■ What to produce ■
Print the following entries without any change.

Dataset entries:
■ ■ ■ ■

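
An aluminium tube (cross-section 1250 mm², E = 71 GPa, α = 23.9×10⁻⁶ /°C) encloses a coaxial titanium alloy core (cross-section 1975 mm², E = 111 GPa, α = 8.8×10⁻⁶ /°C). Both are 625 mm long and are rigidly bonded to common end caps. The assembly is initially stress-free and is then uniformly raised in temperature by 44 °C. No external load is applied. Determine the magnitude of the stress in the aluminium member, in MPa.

Equilibrium of a rigid end plate with no external load gives equal and opposite internal forces ±P in the two members. Since α_{aluminium} > α_{titanium alloy}, heating drives the aluminium into compression and the titanium alloy into tension.
Setting the final lengths equal and cancelling L: (α₁ − α₂)ΔT = P/(A₁E₁) + P/(A₂E₂).
|α₁ − α₂|·ΔT = 15.1×10⁻⁶ × 44 = 0.0006644.
1/(A₁E₁) + 1/(A₂E₂) = 1/(1250×71×10³) + 1/(1975×111×10³) = 1.583×10⁻⁸ N⁻¹.
P = 0.0006644 / 1.583×10⁻⁸ = 41970 N = 41.97 kN.
σ_{aluminium} = P/A₁ = 41970/1250 = 33.58 MPa, compressive.

σ ≈ 33.6 MPa (compressive)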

■ ■ ■ ■

■ Output below ■
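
An aluminium tube (cross-section 1250 mm², E = 71 GPa, α = 23.9×10⁻⁶ /°C) encloses a coaxial titanium alloy core (cross-section 1975 mm², E = 111 GPa, α = 8.8×10⁻⁶ /°C). Both are 625 mm long and are rigidly bonded to common end caps. The assembly is initially stress-free and is then uniformly raised in temperature by 44 °C. No external load is applied. Determine the magnitude of the stress in the aluminium member, in MPa.

Equilibrium of a rigid end plate with no external load gives equal and opposite internal forces ±P in the two members. Since α_{aluminium} > α_{titanium alloy}, heating drives the aluminium into compression and the titanium alloy into tension.
Setting the final lengths equal and cancelling L: (α₁ − α₂)ΔT = P/(A₁E₁) + P/(A₂E₂).
|α₁ − α₂|·ΔT = 15.1×10⁻⁶ × 44 = 0.0006644.
1/(A₁E₁) + 1/(A₂E₂) = 1/(1250×71×10³) + 1/(1975×111×10³) = 1.583×10⁻⁸ N⁻¹.
P = 0.0006644 / 1.583×10⁻⁸ = 41970 N = 41.97 kN.
σ_{aluminium} = P/A₁ = 41970/1250 = 33.58 MPa, compressive.

σ ≈ 33.6 MPa (compressive)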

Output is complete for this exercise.